Segment Start: Excerpted records

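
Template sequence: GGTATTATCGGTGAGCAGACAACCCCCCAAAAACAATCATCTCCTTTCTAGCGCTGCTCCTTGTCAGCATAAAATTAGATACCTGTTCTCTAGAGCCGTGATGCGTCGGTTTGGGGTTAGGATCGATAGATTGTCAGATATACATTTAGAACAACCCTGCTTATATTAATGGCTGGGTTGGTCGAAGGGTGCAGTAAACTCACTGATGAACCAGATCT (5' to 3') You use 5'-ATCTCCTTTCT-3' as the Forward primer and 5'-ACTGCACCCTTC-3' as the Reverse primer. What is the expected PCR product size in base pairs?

157 bp

Forward primer ATCTCCTTTCT is found on the top strand at positions 39–49.
Taking the reverse complement of ACTGCACCCTTC gives GAAGGGTGCAGT, found at positions 184–195 on the template; the primer anneals here to the top strand with its 3' end pointing upstream.
The product runs from position 39 to position 195, so its length is 195 − 39 + 1 = 157 bp.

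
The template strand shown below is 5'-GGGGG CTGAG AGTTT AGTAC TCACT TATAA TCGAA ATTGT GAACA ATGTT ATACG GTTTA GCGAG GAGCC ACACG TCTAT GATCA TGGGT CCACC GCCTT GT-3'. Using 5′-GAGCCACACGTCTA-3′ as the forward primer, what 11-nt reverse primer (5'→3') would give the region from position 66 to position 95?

The product's 3' end on the top strand is position 95.
The reverse primer anneals to the top strand over positions 85–95, i.e. to ATGGGTCCACC.
Its sequence written 5'→3' is the reverse complement: GGTGGACCCAT.

5'-GGTGGACCCAT-3'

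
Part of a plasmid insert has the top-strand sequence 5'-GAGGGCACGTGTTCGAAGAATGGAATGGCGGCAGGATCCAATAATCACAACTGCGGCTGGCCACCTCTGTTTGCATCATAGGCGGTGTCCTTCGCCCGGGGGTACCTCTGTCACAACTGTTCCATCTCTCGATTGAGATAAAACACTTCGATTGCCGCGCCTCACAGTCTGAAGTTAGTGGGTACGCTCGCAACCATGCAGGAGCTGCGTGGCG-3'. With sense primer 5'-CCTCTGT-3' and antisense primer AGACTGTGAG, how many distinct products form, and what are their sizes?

The forward primer CCTCTGT matches the top strand at positions 64–70, 105–111.
The reverse primer's reverse complement is CTCACAGTCT, matching at positions 161–170.
Each forward site pairs with the reverse site to give a product ending at position 170: sizes 107, 66 bp.

Two products: 107 bp, 66 bp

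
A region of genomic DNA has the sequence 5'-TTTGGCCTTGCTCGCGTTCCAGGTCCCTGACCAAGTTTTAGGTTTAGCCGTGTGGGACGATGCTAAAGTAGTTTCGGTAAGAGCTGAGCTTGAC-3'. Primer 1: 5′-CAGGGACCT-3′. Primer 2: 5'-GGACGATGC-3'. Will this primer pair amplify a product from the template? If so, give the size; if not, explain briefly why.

No product — the primers' 3' ends point away from each other.

Primer 1 (CAGGGACCT) has reverse complement AGGTCCCTG, which matches the top strand at positions 21–29; primer 1 anneals to the top strand there with its 3' end pointing upstream toward position 21.
Primer 2 (GGACGATGC) matches the top strand directly at positions 55–63; it anneals to the bottom strand with its 3' end pointing downstream toward position 63.
The 3' ends diverge (primer 1 extends toward position 1, primer 2 toward position 94), so the primers never converge on a shared product.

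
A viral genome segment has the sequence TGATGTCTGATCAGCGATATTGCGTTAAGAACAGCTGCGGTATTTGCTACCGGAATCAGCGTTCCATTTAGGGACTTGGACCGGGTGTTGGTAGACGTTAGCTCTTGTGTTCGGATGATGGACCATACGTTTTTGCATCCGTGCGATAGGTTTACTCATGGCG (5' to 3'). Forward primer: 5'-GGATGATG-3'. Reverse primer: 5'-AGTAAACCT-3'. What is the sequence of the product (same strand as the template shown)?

5'-GGATGATGGACCATACGTTTTTGCATCCGTGCGATAGGTTTACT-3'

Forward primer GGATGATG is found on the top strand at positions 113–120.
Reverse complement of the reverse primer: AGGTTTACT. This occurs on the top strand at positions 148–156.
The product is the template from position 113 through 156 (44 bp).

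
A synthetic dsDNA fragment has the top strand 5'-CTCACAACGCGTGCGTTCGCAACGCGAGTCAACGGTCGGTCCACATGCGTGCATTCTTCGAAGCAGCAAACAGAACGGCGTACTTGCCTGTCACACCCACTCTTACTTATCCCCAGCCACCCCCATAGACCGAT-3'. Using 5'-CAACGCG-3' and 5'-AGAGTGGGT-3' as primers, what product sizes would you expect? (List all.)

The forward primer CAACGCG matches the top strand at positions 5–11, 20–26.
The reverse primer's reverse complement is ACCCACTCT, matching at positions 95–103.
Each forward site pairs with the reverse site to give a product ending at position 103: sizes 99, 84 bp.

99 bp, 84 bp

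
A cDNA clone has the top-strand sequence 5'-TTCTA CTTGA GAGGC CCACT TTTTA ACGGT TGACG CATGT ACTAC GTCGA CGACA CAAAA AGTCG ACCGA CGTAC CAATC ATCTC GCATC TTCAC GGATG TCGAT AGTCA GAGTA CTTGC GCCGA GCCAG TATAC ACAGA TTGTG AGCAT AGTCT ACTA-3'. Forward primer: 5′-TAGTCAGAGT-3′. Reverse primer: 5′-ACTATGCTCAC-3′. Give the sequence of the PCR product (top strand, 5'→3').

5'-TAGTCAGAGTACTTGCGCCGAGCCAGTATACACAGATTGTGAGCATAGT-3'

Scanning the template, TAGTCAGAGT occurs at positions 105–114; this primer anneals to the bottom strand there with its 3' end pointing downstream.
Taking the reverse complement of ACTATGCTCAC gives GTGAGCATAGT, found at positions 143–153 on the template; the primer anneals here to the top strand with its 3' end pointing upstream.
The product is the template from position 105 through 153 (49 bp).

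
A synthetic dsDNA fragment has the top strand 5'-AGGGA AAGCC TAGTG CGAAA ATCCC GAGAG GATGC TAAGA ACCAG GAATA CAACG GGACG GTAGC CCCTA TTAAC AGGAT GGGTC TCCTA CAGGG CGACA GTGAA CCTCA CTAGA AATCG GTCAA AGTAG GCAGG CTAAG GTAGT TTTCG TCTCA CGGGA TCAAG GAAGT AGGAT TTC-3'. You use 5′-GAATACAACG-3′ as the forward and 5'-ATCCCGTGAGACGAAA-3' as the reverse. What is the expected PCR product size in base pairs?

The forward primer matches the template at positions 46–55.
The reverse primer's reverse complement is TTTCGTCTCACGGGAT, which matches the template at positions 146–161.
The product runs from position 46 to position 161, so its length is 161 − 46 + 1 = 116 bp.

116 bp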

Segment End: Excerpted records

■ Activity ■
All the entries above must be repeated exactly as they were given.

■ Exercise response ■
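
Template sequence: GGTATTATCGGTGAGCAGACAACCCCCCAAAAACAATCATCTCCTTTCTAGCGCTGCTCCTTGTCAGCATAAAATTAGATACCTGTTCTCTAGAGCCGTGATGCGTCGGTTTGGGGTTAGGATCGATAGATTGTCAGATATACATTTAGAACAACCCTGCTTATATTAATGGCTGGGTTGGTCGAAGGGTGCAGTAAACTCACTGATGAACCAGATCT (5' to 3') You use 5'-ATCTCCTTTCT-3' as the Forward primer and 5'-ACTGCACCCTTC-3' as the Reverse primer. What is the expected PCR product size in base pairs?

157 bp

Forward primer ATCTCCTTTCT is found on the top strand at positions 39–49.
Taking the reverse complement of ACTGCACCCTTC gives GAAGGGTGCAGT, found at positions 184–195 on the template; the primer anneals here to the top strand with its 3' end pointing upstream.
The product runs from position 39 to position 195, so its length is 195 − 39 + 1 = 157 bp.

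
The template strand shown below is 5'-GGGGG CTGAG AGTTT AGTAC TCACT TATAA TCGAA ATTGT GAACA ATGTT ATACG GTTTA GCGAG GAGCC ACACG TCTAT GATCA TGGGT CCACC GCCTT GT-3'. Using 5′-GAGCCACACGTCTA-3′ as the forward primer, what 11-nt reverse primer (5'→3') would give the region from position 66 to position 95?

The product's 3' end on the top strand is position 95.
The reverse primer anneals to the top strand over positions 85–95, i.e. to ATGGGTCCACC.
Its sequence written 5'→3' is the reverse complement: GGTGGACCCAT.

5'-GGTGGACCCAT-3'

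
Part of a plasmid insert has the top-strand sequence 5'-GAGGGCACGTGTTCGAAGAATGGAATGGCGGCAGGATCCAATAATCACAACTGCGGCTGGCCACCTCTGTTTGCATCATAGGCGGTGTCCTTCGCCCGGGGGTACCTCTGTCACAACTGTTCCATCTCTCGATTGAGATAAAACACTTCGATTGCCGCGCCTCACAGTCTGAAGTTAGTGGGTACGCTCGCAACCATGCAGGAGCTGCGTGGCG-3'. With sense primer 5'-CCTCTGT-3' and antisense primer AGACTGTGAG, how many distinct products form, and what are their sizes?

The forward primer CCTCTGT matches the top strand at positions 64–70, 105–111.
The reverse primer's reverse complement is CTCACAGTCT, matching at positions 161–170.
Each forward site pairs with the reverse site to give a product ending at position 170: sizes 107, 66 bp.

Two products: 107 bp, 66 bp

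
A region of genomic DNA has the sequence 5'-TTTGGCCTTGCTCGCGTTCCAGGTCCCTGACCAAGTTTTAGGTTTAGCCGTGTGGGACGATGCTAAAGTAGTTTCGGTAAGAGCTGAGCTTGAC-3'. Primer 1: 5′-CAGGGACCT-3′. Primer 2: 5'-GGACGATGC-3'. Will this primer pair amplify a product from the template? If so, give the size; if not, explain briefly why.

No product — the primers' 3' ends point away from each other.

Primer 1 (CAGGGACCT) has reverse complement AGGTCCCTG, which matches the top strand at positions 21–29; primer 1 anneals to the top strand there with its 3' end pointing upstream toward position 21.
Primer 2 (GGACGATGC) matches the top strand directly at positions 55–63; it anneals to the bottom strand with its 3' end pointing downstream toward position 63.
The 3' ends diverge (primer 1 extends toward position 1, primer 2 toward position 94), so the primers never converge on a shared product.

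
A viral genome segment has the sequence TGATGTCTGATCAGCGATATTGCGTTAAGAACAGCTGCGGTATTTGCTACCGGAATCAGCGTTCCATTTAGGGACTTGGACCGGGTGTTGGTAGACGTTAGCTCTTGTGTTCGGATGATGGACCATACGTTTTTGCATCCGTGCGATAGGTTTACTCATGGCG (5' to 3'). Forward primer: 5'-GGATGATG-3'. Reverse primer: 5'-AGTAAACCT-3'. What is the sequence of the product (same strand as the template shown)?

5'-GGATGATGGACCATACGTTTTTGCATCCGTGCGATAGGTTTACT-3'

Forward primer GGATGATG is found on the top strand at positions 113–120.
Reverse complement of the reverse primer: AGGTTTACT. This occurs on the top strand at positions 148–156.
The product is the template from position 113 through 156 (44 bp).

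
A synthetic dsDNA fragment has the top strand 5'-CTCACAACGCGTGCGTTCGCAACGCGAGTCAACGGTCGGTCCACATGCGTGCATTCTTCGAAGCAGCAAACAGAACGGCGTACTTGCCTGTCACACCCACTCTTACTTATCCCCAGCCACCCCCATAGACCGAT-3'. Using 5'-CAACGCG-3' and 5'-AGAGTGGGT-3' as primers, what product sizes would you expect? (List all.)

The forward primer CAACGCG matches the top strand at positions 5–11, 20–26.
The reverse primer's reverse complement is ACCCACTCT, matching at positions 95–103.
Each forward site pairs with the reverse site to give a product ending at position 103: sizes 99, 84 bp.

99 bp, 84 bp

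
A cDNA clone has the top-strand sequence 5'-TTCTA CTTGA GAGGC CCACT TTTTA ACGGT TGACG CATGT ACTAC GTCGA CGACA CAAAA AGTCG ACCGA CGTAC CAATC ATCTC GCATC TTCAC GGATG TCGAT AGTCA GAGTA CTTGC GCCGA GCCAG TATAC ACAGA TTGTG AGCAT AGTCT ACTA-3'. Forward primer: 5′-TAGTCAGAGT-3′. Reverse primer: 5′-ACTATGCTCAC-3′. Give the sequence of the PCR product (top strand, 5'→3').

5'-TAGTCAGAGTACTTGCGCCGAGCCAGTATACACAGATTGTGAGCATAGT-3'

Scanning the template, TAGTCAGAGT occurs at positions 105–114; this primer anneals to the bottom strand there with its 3' end pointing downstream.
Taking the reverse complement of ACTATGCTCAC gives GTGAGCATAGT, found at positions 143–153 on the template; the primer anneals here to the top strand with its 3' end pointing upstream.
The product is the template from position 105 through 153 (49 bp).

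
A synthetic dsDNA fragment has the top strand 5'-AGGGA AAGCC TAGTG CGAAA ATCCC GAGAG GATGC TAAGA ACCAG GAATA CAACG GGACG GTAGC CCCTA TTAAC AGGAT GGGTC TCCTA CAGGG CGACA GTGAA CCTCA CTAGA AATCG GTCAA AGTAG GCAGG CTAAG GTAGT TTTCG TCTCA CGGGA TCAAG GAAGT AGGAT TTC-3'. You use 5′-GAATACAACG-3′ as the forward and 5'-ATCCCGTGAGACGAAA-3' as the reverse. What is the expected PCR product size in base pairs?

The forward primer matches the template at positions 46–55.
The reverse primer's reverse complement is TTTCGTCTCACGGGAT, which matches the template at positions 146–161.
The product runs from position 46 to position 161, so its length is 161 − 46 + 1 = 116 bp.

116 bp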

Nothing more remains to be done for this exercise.